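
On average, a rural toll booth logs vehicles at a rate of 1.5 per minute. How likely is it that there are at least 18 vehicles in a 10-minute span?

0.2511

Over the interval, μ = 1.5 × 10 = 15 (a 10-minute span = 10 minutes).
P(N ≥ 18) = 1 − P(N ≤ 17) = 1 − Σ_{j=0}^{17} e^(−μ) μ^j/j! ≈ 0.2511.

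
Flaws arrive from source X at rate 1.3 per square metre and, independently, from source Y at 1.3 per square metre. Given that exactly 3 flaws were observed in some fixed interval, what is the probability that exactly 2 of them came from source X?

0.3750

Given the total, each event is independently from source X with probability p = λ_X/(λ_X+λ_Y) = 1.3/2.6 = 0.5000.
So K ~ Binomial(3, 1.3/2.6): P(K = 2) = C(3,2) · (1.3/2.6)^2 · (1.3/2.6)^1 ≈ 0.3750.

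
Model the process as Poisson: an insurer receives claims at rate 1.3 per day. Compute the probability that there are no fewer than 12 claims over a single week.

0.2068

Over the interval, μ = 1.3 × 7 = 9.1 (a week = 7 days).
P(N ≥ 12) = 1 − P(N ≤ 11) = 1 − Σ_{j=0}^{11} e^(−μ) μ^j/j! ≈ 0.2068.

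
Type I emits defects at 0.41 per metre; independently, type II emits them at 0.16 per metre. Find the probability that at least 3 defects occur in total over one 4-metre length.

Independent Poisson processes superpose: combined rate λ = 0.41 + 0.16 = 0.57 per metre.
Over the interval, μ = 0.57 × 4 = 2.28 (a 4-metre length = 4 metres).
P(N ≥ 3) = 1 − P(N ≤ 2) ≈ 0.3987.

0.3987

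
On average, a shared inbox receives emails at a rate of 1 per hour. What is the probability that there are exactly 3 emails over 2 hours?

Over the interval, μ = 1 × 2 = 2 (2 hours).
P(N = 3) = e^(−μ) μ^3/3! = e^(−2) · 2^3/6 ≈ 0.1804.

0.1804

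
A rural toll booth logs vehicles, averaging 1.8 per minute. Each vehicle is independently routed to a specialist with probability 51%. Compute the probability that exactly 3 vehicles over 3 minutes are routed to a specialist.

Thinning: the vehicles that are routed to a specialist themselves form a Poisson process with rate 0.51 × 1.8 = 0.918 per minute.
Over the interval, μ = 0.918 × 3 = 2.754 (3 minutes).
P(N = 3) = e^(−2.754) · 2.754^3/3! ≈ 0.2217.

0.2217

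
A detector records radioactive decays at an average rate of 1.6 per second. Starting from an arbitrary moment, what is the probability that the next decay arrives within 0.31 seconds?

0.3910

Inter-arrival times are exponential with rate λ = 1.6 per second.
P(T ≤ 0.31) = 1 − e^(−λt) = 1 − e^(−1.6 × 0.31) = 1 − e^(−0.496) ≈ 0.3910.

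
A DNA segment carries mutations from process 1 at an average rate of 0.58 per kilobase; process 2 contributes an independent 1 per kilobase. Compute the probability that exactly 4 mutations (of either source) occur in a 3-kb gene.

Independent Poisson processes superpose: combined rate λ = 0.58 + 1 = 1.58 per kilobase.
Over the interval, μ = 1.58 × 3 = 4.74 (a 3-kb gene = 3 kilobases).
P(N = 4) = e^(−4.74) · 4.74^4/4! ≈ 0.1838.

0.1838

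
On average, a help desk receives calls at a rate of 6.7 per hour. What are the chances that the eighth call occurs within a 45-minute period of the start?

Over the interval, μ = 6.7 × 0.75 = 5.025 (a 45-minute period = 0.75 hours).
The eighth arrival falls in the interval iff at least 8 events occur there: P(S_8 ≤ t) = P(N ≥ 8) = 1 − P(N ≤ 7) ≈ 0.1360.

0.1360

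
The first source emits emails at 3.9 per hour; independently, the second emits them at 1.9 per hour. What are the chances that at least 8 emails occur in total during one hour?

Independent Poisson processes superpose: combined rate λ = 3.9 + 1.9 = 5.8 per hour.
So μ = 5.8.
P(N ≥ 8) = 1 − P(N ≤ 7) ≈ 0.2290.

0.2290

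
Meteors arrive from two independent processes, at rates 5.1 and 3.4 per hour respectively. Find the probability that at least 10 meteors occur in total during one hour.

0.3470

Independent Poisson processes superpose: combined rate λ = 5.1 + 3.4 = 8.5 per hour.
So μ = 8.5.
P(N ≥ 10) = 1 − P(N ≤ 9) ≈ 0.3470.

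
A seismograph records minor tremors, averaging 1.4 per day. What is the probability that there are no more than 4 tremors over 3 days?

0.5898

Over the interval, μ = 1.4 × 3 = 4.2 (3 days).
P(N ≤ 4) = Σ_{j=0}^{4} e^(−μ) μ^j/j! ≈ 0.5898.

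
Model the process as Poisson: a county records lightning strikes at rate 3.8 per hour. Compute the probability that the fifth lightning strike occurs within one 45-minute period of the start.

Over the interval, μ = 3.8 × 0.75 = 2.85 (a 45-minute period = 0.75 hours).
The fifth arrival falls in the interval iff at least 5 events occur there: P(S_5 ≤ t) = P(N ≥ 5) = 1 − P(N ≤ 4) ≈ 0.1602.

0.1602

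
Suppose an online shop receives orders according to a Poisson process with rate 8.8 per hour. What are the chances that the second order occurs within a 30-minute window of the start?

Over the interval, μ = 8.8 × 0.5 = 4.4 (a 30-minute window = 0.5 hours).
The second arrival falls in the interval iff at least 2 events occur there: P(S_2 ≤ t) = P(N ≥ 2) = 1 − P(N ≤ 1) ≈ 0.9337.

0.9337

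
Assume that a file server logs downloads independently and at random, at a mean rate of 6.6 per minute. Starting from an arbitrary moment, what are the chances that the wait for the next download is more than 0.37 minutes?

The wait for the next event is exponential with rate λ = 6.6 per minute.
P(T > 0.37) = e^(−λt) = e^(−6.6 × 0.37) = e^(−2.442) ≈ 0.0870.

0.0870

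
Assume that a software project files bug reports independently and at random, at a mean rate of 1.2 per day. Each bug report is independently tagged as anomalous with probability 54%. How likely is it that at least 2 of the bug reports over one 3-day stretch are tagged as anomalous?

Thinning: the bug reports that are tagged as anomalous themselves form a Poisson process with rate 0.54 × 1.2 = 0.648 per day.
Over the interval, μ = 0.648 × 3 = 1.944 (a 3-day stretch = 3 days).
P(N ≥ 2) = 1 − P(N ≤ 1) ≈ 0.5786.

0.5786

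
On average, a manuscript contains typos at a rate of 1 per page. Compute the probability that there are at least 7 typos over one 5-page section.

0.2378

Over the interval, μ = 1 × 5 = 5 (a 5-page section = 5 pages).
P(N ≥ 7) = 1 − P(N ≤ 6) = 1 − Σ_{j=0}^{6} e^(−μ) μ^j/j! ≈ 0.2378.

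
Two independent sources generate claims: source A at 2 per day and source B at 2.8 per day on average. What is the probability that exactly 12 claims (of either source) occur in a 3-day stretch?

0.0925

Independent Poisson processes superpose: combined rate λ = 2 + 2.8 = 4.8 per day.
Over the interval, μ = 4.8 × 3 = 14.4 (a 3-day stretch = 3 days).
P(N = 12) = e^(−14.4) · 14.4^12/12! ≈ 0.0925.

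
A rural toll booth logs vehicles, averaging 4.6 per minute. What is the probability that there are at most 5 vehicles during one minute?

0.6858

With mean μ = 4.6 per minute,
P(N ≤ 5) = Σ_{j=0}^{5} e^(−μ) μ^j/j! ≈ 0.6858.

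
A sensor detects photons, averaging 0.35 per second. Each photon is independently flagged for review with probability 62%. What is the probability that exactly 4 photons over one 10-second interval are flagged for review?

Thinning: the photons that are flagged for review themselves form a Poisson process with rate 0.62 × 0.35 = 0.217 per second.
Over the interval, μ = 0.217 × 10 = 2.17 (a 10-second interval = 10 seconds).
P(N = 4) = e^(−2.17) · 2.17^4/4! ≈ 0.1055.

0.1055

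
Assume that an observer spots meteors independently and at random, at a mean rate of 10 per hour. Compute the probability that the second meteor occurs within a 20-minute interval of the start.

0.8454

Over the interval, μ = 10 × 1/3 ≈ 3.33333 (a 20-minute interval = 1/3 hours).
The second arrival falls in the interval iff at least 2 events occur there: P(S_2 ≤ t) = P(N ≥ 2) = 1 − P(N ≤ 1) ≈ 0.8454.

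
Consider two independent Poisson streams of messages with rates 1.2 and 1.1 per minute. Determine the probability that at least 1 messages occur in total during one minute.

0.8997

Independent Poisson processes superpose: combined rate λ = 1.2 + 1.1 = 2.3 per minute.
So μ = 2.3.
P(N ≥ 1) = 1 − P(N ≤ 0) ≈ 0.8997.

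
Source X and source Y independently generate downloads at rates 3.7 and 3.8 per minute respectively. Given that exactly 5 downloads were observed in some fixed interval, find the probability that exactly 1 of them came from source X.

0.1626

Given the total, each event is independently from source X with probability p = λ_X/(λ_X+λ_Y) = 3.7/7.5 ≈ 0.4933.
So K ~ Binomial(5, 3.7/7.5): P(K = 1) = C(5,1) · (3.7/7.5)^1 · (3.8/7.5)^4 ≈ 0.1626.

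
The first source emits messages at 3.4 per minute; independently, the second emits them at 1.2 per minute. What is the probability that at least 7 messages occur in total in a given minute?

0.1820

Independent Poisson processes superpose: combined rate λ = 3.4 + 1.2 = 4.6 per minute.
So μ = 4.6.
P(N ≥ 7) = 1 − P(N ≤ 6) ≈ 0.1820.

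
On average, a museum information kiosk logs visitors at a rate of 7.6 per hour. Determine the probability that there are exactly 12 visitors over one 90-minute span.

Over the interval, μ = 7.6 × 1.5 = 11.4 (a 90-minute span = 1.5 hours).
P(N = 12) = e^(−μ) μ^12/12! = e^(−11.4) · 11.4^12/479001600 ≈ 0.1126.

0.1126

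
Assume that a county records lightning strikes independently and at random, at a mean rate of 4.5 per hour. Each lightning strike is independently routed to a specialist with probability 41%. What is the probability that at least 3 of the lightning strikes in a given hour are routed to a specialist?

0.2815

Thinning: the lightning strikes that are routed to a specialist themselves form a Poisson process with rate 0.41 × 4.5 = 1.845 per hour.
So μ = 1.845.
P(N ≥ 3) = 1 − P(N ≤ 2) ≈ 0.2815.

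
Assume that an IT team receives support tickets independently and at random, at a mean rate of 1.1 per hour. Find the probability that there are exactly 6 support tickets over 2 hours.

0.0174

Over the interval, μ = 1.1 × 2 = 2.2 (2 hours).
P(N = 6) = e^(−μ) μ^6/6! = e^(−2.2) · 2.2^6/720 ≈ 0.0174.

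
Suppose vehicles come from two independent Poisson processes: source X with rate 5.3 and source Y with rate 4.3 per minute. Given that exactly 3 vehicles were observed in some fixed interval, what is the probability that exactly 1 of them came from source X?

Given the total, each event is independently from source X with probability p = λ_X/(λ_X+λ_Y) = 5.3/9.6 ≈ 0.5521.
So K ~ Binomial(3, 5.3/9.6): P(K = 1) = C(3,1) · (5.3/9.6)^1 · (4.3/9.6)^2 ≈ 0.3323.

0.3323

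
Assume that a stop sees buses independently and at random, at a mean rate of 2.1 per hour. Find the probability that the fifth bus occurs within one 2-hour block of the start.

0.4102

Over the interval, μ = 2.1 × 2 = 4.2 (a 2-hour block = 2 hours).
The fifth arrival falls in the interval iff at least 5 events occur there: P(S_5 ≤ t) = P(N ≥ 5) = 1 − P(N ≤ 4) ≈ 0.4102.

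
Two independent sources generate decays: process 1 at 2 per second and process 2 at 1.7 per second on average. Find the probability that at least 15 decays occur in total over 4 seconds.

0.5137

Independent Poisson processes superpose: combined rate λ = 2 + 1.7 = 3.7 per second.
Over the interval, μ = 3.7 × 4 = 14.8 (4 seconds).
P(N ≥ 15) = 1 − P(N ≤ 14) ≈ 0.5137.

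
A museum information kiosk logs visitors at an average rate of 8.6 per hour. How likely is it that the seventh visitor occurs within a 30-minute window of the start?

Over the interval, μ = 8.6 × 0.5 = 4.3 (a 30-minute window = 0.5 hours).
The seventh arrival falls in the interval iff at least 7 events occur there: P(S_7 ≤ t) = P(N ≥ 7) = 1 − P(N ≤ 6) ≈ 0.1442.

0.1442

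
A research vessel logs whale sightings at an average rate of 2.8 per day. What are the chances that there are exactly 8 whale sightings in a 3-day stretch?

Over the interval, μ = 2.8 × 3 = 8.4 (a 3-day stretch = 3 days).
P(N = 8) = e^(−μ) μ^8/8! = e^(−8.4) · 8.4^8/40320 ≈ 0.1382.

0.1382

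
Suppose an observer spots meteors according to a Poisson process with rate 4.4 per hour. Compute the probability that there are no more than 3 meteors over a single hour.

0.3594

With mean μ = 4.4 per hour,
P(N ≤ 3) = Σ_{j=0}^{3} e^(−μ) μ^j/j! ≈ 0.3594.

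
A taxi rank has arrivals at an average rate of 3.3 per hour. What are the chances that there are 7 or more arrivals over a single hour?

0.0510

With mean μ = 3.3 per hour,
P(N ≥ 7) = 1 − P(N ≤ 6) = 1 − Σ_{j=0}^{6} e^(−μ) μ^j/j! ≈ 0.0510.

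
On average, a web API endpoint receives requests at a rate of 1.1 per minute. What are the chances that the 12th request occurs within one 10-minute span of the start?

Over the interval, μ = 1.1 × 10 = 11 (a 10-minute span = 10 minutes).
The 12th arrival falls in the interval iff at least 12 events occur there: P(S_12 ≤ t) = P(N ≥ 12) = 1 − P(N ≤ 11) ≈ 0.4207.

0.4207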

AIM OF THE TASK
Output, exactly and with nothing else, the lines from the line containing "On average, a web" to the end of the entries.

SOLUTION
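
On average, a web API endpoint receives requests at a rate of 1.1 per minute. What are the chances that the 12th request occurs within one 10-minute span of the start?

Over the interval, μ = 1.1 × 10 = 11 (a 10-minute span = 10 minutes).
The 12th arrival falls in the interval iff at least 12 events occur there: P(S_12 ≤ t) = P(N ≥ 12) = 1 − P(N ≤ 11) ≈ 0.4207.

0.4207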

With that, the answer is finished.